## YOUR OBJECTIVE
Give back exactly the lines running from the line with "850 annual rings" to the end of the entries, and only those lines.

## DATA SUPPLIED

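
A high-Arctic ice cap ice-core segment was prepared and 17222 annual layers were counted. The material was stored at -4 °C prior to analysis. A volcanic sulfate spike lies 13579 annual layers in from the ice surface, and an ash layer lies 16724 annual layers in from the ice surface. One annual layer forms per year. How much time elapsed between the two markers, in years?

The two markers are separated by 16724 − 13579 = 3145 annual layers.
One annual layer per year makes the interval 3145 years.

3145 years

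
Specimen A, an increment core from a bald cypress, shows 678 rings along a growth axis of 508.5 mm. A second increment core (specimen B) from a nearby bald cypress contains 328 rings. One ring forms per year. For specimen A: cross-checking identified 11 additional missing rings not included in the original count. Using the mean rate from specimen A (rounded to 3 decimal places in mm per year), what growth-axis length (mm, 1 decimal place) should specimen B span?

242.1 mm

Specimen A: adjusted count: 678 + 11 = 689 rings.
A: Mean rate = 508.5 mm / 689 years ≈ 0.738 mm/yr.
B's length ≈ 0.738 × 328 = 242.1 mm.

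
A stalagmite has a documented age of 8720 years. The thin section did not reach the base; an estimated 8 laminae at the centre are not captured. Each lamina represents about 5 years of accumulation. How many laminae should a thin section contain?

1736 laminae

One lamina every 5 years means 8720 / 5 = 1744 laminae.
Less the 8 uncaptured laminae: 1744 − 8 = 1736.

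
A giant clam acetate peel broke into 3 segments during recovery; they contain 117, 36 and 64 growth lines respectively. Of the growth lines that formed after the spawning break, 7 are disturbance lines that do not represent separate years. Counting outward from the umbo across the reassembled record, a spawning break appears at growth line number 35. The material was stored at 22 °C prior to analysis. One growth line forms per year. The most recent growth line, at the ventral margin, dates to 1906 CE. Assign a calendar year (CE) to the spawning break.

1731 CE

Total growth lines = 117 + 36 + 64 = 217.
217 − 35 = 182 growth lines lie beyond the spawning break toward the ventral margin.
Removing the 7 false growth lines leaves 182 − 7 = 175 true growth lines beyond the spawning break.
Counting back 175 years from 1906 CE places the spawning break in 1906 − 175 = 1731 CE.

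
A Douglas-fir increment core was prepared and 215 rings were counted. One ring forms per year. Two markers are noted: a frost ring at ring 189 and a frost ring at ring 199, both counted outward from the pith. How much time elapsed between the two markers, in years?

10 yr

199 − 189 = 10 rings lie between the two events.
At one ring per year, 10 years elapsed between them.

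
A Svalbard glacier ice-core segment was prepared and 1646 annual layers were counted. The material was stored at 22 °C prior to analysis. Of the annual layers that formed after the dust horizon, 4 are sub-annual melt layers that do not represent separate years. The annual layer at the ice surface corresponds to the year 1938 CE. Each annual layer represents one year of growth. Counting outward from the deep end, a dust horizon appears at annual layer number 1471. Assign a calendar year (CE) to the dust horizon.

1646 − 1471 = 175 annual layers lie beyond the dust horizon toward the ice surface.
Removing the 4 false annual layers leaves 175 − 4 = 171 true annual layers beyond the dust horizon.
1938 − 171 = 1767 CE.

1767 CE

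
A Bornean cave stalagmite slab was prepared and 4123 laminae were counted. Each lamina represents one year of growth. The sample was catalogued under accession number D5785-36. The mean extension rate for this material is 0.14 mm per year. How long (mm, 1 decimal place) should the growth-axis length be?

The record spans 4123 years at 0.14 mm per year.
Length ≈ 0.14 × 4123 = 577.2 mm.

577.2 mm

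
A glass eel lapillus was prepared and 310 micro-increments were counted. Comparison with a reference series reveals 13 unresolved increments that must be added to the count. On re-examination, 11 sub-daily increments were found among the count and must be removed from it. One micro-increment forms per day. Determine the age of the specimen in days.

312 d

Adjusted count: 310 − 11 + 13 = 312 micro-increments.
With a one-to-one micro-increment periodicity this is 312 days.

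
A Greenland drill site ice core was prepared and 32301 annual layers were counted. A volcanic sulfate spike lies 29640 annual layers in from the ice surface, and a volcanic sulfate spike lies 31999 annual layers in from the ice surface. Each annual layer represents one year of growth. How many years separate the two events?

2359 yr

31999 − 29640 = 2359 annual layers lie between the two events.
That is 2359 years at one annual layer per year.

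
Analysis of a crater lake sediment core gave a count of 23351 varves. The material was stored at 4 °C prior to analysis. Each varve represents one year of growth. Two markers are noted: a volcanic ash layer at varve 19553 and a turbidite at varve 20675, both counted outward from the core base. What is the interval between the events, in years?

20675 − 19553 = 1122 varves lie between the two events.
One varve per year makes the interval 1122 years.

1122 yr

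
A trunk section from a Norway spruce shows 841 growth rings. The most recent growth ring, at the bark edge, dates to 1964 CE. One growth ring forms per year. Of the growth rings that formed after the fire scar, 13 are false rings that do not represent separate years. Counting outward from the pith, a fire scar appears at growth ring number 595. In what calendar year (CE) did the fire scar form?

1731 CE

Between growth ring 595 and the bark edge there are 841 − 595 = 246 growth rings.
Removing the 13 false growth rings leaves 246 − 13 = 233 true growth rings beyond the fire scar.
The growth ring at the bark edge is 1964 CE, so the fire scar dates to 1964 − 233 = 1731 CE.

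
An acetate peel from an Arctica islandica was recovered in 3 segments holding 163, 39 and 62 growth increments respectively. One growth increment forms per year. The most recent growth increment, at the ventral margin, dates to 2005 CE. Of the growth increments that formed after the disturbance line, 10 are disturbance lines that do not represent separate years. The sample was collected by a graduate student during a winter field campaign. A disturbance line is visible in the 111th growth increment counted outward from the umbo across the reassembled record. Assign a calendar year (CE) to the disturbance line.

1862 CE

Total growth increments = 163 + 39 + 62 = 264.
264 − 111 = 153 growth increments lie beyond the disturbance line toward the ventral margin.
Removing the 10 false growth increments leaves 153 − 10 = 143 true growth increments beyond the disturbance line.
2005 − 143 = 1862 CE.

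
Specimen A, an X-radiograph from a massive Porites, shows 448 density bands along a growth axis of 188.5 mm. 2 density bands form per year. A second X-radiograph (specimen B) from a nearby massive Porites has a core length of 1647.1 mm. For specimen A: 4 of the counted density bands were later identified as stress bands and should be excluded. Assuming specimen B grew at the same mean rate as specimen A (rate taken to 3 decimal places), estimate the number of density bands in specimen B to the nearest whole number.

3880 density bands

Specimen A: true density band count = 448 − 4 = 444.
Specimen A: dividing by 2 density bands per year: 444 / 2 = 222 years.
A: Mean rate = 188.5 mm / 222 years ≈ 0.849 mm/yr.
B spans 1647.1 / 0.849 = 1940.05 years; at 2 density bands per year that is 1940.05 × 2 ≈ 3880 density bands.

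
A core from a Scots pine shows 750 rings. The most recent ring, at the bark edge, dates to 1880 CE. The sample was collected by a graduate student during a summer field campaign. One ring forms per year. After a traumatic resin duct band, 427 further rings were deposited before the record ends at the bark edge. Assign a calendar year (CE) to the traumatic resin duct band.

1453 CE

There are 427 rings younger than the traumatic resin duct band.
1880 − 427 = 1453 CE.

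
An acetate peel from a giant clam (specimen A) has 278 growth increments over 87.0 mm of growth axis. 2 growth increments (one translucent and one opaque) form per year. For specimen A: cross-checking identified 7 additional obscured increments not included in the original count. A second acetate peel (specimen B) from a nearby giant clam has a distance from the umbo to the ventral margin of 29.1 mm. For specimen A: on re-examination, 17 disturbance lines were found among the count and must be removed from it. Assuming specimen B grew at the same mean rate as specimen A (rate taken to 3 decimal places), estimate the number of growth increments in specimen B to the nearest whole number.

Specimen A: after corrections the count is 278 − 17 + 7 = 268 growth increments.
Specimen A: dividing by 2 growth increments per year: 268 / 2 = 134 years.
A: Mean rate = 87.0 mm / 134 years ≈ 0.649 mm/yr.
Specimen B: 29.1 mm / 0.649 mm per year = 44.84 years; at 2 growth increments per year that is 44.84 × 2 ≈ 90 growth increments.

90 growth increments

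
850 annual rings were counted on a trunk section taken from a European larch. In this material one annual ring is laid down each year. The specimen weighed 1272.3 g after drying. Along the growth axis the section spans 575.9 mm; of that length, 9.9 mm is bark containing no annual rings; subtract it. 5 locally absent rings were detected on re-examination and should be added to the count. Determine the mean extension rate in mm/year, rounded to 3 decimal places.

0.662 mm/year

After corrections the count is 850 + 5 = 855 annual rings.
Net length = 575.9 − 9.9 = 566.0 mm.
566.0 mm over 855 years gives 566.0 / 855 ≈ 0.662 mm/year.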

## REPLY
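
850 annual rings were counted on a trunk section taken from a European larch. In this material one annual ring is laid down each year. The specimen weighed 1272.3 g after drying. Along the growth axis the section spans 575.9 mm; of that length, 9.9 mm is bark containing no annual rings; subtract it. 5 locally absent rings were detected on re-examination and should be added to the count. Determine the mean extension rate in mm/year, rounded to 3 decimal places.

0.662 mm/year

After corrections the count is 850 + 5 = 855 annual rings.
Net length = 575.9 − 9.9 = 566.0 mm.
566.0 mm over 855 years gives 566.0 / 855 ≈ 0.662 mm/year.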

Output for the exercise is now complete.